__Your assignment__
Set down every record below exactly as it stands.

Saved entries:
⁂
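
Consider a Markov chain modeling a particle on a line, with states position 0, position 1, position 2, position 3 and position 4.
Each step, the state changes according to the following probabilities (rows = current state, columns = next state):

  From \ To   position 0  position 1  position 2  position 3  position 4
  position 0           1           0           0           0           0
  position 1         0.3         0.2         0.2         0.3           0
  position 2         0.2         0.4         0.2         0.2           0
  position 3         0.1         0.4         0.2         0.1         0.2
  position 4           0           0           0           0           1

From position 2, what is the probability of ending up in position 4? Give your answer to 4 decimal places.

Let h(s) be the probability of absorption at position 4 starting from transient state s. Then h(position 4) = 1 and h(position 0) = 0. By first-step analysis:
h(position 1) = 0.3·0 + 0.2·h(position 1) + 0.2·h(position 2) + 0.3·h(position 3)
h(position 2) = 0.2·0 + 0.4·h(position 1) + 0.2·h(position 2) + 0.2·h(position 3)
h(position 3) = 0.1·0 + 0.4·h(position 1) + 0.2·h(position 2) + 0.1·h(position 3) + 0.2·1
Solving: h(position 1) = 0.1667, h(position 2) = 0.1667, h(position 3) = 0.3333.
Starting from position 2, the probability is 0.1667.

0.1667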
⁂
__Finished exercise__
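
Consider a Markov chain modeling a particle on a line, with states position 0, position 1, position 2, position 3 and position 4.
Each step, the state changes according to the following probabilities (rows = current state, columns = next state):

  From \ To   position 0  position 1  position 2  position 3  position 4
  position 0           1           0           0           0           0
  position 1         0.3         0.2         0.2         0.3           0
  position 2         0.2         0.4         0.2         0.2           0
  position 3         0.1         0.4         0.2         0.1         0.2
  position 4           0           0           0           0           1

From position 2, what is the probability of ending up in position 4? Give your answer to 4 decimal places.

Let h(s) be the probability of absorption at position 4 starting from transient state s. Then h(position 4) = 1 and h(position 0) = 0. By first-step analysis:
h(position 1) = 0.3·0 + 0.2·h(position 1) + 0.2·h(position 2) + 0.3·h(position 3)
h(position 2) = 0.2·0 + 0.4·h(position 1) + 0.2·h(position 2) + 0.2·h(position 3)
h(position 3) = 0.1·0 + 0.4·h(position 1) + 0.2·h(position 2) + 0.1·h(position 3) + 0.2·1
Solving: h(position 1) = 0.1667, h(position 2) = 0.1667, h(position 3) = 0.3333.
Starting from position 2, the probability is 0.1667.

0.1667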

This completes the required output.